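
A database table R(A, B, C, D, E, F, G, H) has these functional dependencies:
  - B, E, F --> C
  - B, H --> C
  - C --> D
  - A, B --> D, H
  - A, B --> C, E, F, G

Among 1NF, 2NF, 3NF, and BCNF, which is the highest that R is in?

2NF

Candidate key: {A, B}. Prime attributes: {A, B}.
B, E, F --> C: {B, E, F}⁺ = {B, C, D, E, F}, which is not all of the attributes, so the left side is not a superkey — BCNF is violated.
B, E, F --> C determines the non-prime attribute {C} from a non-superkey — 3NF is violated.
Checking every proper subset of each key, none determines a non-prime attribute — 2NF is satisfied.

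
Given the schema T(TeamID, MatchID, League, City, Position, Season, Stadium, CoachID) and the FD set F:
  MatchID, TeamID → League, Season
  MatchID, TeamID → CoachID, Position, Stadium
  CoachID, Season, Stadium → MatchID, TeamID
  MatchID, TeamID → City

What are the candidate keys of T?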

-----

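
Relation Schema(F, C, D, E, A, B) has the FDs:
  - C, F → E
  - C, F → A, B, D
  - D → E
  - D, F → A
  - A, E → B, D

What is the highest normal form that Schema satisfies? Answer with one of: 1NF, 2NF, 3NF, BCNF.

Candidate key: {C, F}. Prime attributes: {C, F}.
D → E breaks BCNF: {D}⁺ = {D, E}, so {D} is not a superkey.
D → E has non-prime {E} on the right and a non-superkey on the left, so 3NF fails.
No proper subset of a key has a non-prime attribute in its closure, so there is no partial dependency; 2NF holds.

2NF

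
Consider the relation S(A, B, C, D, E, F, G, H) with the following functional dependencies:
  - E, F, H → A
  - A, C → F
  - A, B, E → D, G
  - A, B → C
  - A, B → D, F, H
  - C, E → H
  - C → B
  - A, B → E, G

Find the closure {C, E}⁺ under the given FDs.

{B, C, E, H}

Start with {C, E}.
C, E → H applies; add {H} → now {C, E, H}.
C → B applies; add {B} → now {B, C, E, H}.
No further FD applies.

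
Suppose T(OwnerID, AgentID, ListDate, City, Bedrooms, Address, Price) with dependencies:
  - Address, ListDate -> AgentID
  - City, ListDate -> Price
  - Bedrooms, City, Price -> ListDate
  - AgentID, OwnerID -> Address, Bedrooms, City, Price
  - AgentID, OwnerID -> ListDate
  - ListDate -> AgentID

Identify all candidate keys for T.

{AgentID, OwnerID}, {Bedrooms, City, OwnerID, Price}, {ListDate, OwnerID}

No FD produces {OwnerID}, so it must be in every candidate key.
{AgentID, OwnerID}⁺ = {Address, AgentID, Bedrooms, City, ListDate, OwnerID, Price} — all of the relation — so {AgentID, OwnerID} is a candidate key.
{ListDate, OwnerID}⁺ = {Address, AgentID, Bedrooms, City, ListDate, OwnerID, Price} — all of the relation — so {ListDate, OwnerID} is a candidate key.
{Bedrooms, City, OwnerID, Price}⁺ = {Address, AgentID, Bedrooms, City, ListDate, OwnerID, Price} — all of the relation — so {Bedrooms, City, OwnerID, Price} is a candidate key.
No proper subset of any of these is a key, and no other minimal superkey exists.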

-----

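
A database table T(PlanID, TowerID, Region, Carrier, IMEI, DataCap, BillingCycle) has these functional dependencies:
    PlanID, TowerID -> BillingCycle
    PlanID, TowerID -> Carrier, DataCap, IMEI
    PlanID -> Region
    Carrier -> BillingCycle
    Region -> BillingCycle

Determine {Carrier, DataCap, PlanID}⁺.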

-----

Assignment: From the data above, return every line from the line that has "Bedrooms, Address, Price)" up to and including the line that has "- ListDate -> AgentID", exactly.

Task result:
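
Suppose T(OwnerID, AgentID, ListDate, City, Bedrooms, Address, Price) with dependencies:
  - Address, ListDate -> AgentID
  - City, ListDate -> Price
  - Bedrooms, City, Price -> ListDate
  - AgentID, OwnerID -> Address, Bedrooms, City, Price
  - AgentID, OwnerID -> ListDate
  - ListDate -> AgentID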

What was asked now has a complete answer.